• WORK INSTRUCTION
Reproduce, exactly and in full, only the lines below from the one containing "4. 2y coupon bond, annual coupon 7.7500%" through the one containing "8. 4y coupon".

• ENTRIES SHOWN
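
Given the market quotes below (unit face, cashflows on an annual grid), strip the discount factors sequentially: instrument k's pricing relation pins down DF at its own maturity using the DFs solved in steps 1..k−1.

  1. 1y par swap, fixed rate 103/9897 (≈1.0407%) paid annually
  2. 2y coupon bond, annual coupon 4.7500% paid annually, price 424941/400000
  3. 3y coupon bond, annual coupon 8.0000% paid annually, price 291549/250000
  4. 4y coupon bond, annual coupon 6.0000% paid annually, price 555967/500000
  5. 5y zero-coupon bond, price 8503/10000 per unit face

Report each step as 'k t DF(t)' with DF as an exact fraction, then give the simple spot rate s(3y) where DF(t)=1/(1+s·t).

1 1 9897/10000
2 2 9693/10000
3 3 9347/10000
4 4 2213/2500
5 5 8503/10000
s(3y) = (1/(9347/10000) − 1)/(3) = 653/28041 ≈ 2.3287%

step 1 [1y] swap r/1=103/9897: DF=(1 − 103/9897·(0))/(1+103/9897) = 9897/10000 ≈ 0.989700
step 2 [2y] bond c/1=19/400: DF=(424941/400000 − 19/400·(0.989700))/(1+19/400) = 9693/10000 ≈ 0.969300
step 3 [3y] bond c/1=2/25: DF=(291549/250000 − 2/25·(0.989700+0.969300))/(1+2/25) = 9347/10000 ≈ 0.934700
step 4 [4y] bond c/1=3/50: DF=(555967/500000 − 3/50·(0.989700+0.969300+0.934700))/(1+3/50) = 2213/2500 ≈ 0.885200
step 5 [5y] zero: DF = P = 8503/10000 ≈ 0.850300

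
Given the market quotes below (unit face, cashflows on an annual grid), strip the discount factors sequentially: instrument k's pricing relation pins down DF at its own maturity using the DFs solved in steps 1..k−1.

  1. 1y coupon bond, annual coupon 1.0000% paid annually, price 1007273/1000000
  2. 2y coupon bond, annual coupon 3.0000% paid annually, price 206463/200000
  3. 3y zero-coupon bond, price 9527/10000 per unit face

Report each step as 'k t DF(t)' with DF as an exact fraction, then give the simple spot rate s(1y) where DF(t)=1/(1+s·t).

1 1 9973/10000
2 2 2433/2500
3 3 9527/10000
s(1y) = (1/(9973/10000) − 1)/(1) = 27/9973 ≈ 0.2707%

step 1 [1y] bond c/1=1/100: DF=(1007273/1000000 − 1/100·(0))/(1+1/100) = 9973/10000 ≈ 0.997300
step 2 [2y] bond c/1=3/100: DF=(206463/200000 − 3/100·(0.997300))/(1+3/100) = 2433/2500 ≈ 0.973200
step 3 [3y] zero: DF = P = 9527/10000 ≈ 0.952700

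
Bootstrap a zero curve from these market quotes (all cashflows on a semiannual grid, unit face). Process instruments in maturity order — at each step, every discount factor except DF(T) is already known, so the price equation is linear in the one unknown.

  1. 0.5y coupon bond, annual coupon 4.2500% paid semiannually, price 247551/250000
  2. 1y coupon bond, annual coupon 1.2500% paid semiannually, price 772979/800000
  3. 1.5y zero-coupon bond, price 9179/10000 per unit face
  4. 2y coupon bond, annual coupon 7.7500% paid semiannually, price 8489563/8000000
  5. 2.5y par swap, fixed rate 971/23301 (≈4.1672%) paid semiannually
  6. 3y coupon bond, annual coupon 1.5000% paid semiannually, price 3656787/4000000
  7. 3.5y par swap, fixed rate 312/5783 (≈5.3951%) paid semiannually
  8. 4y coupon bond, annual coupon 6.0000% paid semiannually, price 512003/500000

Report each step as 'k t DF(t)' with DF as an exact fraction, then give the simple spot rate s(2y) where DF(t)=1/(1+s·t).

1 1/2 606/625
2 1 4771/5000
3 3/2 9179/10000
4 2 2289/2500
5 5/2 9029/10000
6 3 8727/10000
7 7/2 2071/2500
8 4 8089/10000
s(2y) = (1/(2289/2500) − 1)/(2) = 211/4578 ≈ 4.6090%

step 1 [0.5y] bond c/2=17/800: DF=(247551/250000 − 17/800·(0))/(1+17/800) = 606/625 ≈ 0.969600
step 2 [1y] bond c/2=1/160: DF=(772979/800000 − 1/160·(0.969600))/(1+1/160) = 4771/5000 ≈ 0.954200
step 3 [1.5y] zero: DF = P = 9179/10000 ≈ 0.917900
step 4 [2y] bond c/2=31/800: DF=(8489563/8000000 − 31/800·(0.969600+0.954200+0.917900))/(1+31/800) = 2289/2500 ≈ 0.915600
step 5 [2.5y] swap r/2=971/46602: DF=(1 − 971/46602·(0.969600+0.954200+0.917900+0.915600))/(1+971/46602) = 9029/10000 ≈ 0.902900
step 6 [3y] bond c/2=3/400: DF=(3656787/4000000 − 3/400·(0.969600+0.954200+0.917900+0.915600+0.902900))/(1+3/400) = 8727/10000 ≈ 0.872700
step 7 [3.5y] swap r/2=156/5783: DF=(1 − 156/5783·(0.969600+0.954200+0.917900+0.915600+0.902900+0.872700))/(1+156/5783) = 2071/2500 ≈ 0.828400
step 8 [4y] bond c/2=3/100: DF=(512003/500000 − 3/100·(0.969600+0.954200+0.917900+0.915600+0.902900+0.872700+0.828400))/(1+3/100) = 8089/10000 ≈ 0.808900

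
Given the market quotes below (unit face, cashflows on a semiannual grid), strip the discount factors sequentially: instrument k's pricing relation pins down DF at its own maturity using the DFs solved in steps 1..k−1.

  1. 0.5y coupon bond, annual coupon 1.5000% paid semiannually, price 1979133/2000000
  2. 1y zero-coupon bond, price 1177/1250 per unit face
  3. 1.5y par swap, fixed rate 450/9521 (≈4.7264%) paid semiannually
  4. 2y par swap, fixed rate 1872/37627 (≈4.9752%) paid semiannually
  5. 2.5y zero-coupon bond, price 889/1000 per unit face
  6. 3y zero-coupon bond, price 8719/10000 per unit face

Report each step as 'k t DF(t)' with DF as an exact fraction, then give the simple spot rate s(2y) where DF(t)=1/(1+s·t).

step 1 [0.5y] bond c/2=3/400: DF=(1979133/2000000 − 3/400·(0))/(1+3/400) = 4911/5000 ≈ 0.982200
step 2 [1y] zero: DF = P = 1177/1250 ≈ 0.941600
step 3 [1.5y] swap r/2=225/9521: DF=(1 − 225/9521·(0.982200+0.941600))/(1+225/9521) = 373/400 ≈ 0.932500
step 4 [2y] swap r/2=936/37627: DF=(1 − 936/37627·(0.982200+0.941600+0.932500))/(1+936/37627) = 1133/1250 ≈ 0.906400
step 5 [2.5y] zero: DF = P = 889/1000 ≈ 0.889000
step 6 [3y] zero: DF = P = 8719/10000 ≈ 0.871900

1 1/2 4911/5000
2 1 1177/1250
3 3/2 373/400
4 2 1133/1250
5 5/2 889/1000
6 3 8719/10000
s(2y) = (1/(1133/1250) − 1)/(2) = 117/2266 ≈ 5.1633%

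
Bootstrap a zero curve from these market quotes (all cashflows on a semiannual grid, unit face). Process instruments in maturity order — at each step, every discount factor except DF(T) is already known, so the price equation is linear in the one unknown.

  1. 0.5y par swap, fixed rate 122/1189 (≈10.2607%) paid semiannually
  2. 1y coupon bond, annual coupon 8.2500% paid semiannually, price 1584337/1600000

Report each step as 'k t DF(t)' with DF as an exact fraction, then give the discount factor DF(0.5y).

step 1 [0.5y] swap r/2=61/1189: DF=(1 − 61/1189·(0))/(1+61/1189) = 1189/1250 ≈ 0.951200
step 2 [1y] bond c/2=33/800: DF=(1584337/1600000 − 33/800·(0.951200))/(1+33/800) = 9133/10000 ≈ 0.913300

1 1/2 1189/1250
2 1 9133/10000
DF(0.5y) = 1189/1250 ≈ 0.951200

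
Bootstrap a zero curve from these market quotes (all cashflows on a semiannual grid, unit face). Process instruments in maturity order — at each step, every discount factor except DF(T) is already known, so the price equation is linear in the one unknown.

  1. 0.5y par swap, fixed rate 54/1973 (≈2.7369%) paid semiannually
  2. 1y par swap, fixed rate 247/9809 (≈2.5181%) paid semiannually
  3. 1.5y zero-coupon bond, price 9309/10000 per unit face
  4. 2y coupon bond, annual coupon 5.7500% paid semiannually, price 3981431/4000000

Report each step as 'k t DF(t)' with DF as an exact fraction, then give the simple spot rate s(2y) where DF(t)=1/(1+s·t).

1 1/2 1973/2000
2 1 9753/10000
3 3/2 9309/10000
4 2 8867/10000
s(2y) = (1/(8867/10000) − 1)/(2) = 1133/17734 ≈ 6.3889%

step 1 [0.5y] swap r/2=27/1973: DF=(1 − 27/1973·(0))/(1+27/1973) = 1973/2000 ≈ 0.986500
step 2 [1y] swap r/2=247/19618: DF=(1 − 247/19618·(0.986500))/(1+247/19618) = 9753/10000 ≈ 0.975300
step 3 [1.5y] zero: DF = P = 9309/10000 ≈ 0.930900
step 4 [2y] bond c/2=23/800: DF=(3981431/4000000 − 23/800·(0.986500+0.975300+0.930900))/(1+23/800) = 8867/10000 ≈ 0.886700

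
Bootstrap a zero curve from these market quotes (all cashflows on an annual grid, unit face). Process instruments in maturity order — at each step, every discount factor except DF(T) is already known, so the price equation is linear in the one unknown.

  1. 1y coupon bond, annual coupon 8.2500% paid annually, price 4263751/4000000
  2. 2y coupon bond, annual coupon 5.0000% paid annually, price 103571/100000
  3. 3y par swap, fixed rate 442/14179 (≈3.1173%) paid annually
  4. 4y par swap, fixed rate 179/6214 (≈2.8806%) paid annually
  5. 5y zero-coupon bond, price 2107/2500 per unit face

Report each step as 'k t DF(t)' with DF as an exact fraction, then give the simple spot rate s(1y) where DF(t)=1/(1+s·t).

1 1 9847/10000
2 2 1879/2000
3 3 2279/2500
4 4 4463/5000
5 5 2107/2500
s(1y) = (1/(9847/10000) − 1)/(1) = 153/9847 ≈ 1.5538%

step 1 [1y] bond c/1=33/400: DF=(4263751/4000000 − 33/400·(0))/(1+33/400) = 9847/10000 ≈ 0.984700
step 2 [2y] bond c/1=1/20: DF=(103571/100000 − 1/20·(0.984700))/(1+1/20) = 1879/2000 ≈ 0.939500
step 3 [3y] swap r/1=442/14179: DF=(1 − 442/14179·(0.984700+0.939500))/(1+442/14179) = 2279/2500 ≈ 0.911600
step 4 [4y] swap r/1=179/6214: DF=(1 − 179/6214·(0.984700+0.939500+0.911600))/(1+179/6214) = 4463/5000 ≈ 0.892600
step 5 [5y] zero: DF = P = 2107/2500 ≈ 0.842800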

• ANSWER BOX
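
  4. 2y coupon bond, annual coupon 7.7500% paid semiannually, price 8489563/8000000
  5. 2.5y par swap, fixed rate 971/23301 (≈4.1672%) paid semiannually
  6. 3y coupon bond, annual coupon 1.5000% paid semiannually, price 3656787/4000000
  7. 3.5y par swap, fixed rate 312/5783 (≈5.3951%) paid semiannually
  8. 4y coupon bond, annual coupon 6.0000% paid semiannually, price 512003/500000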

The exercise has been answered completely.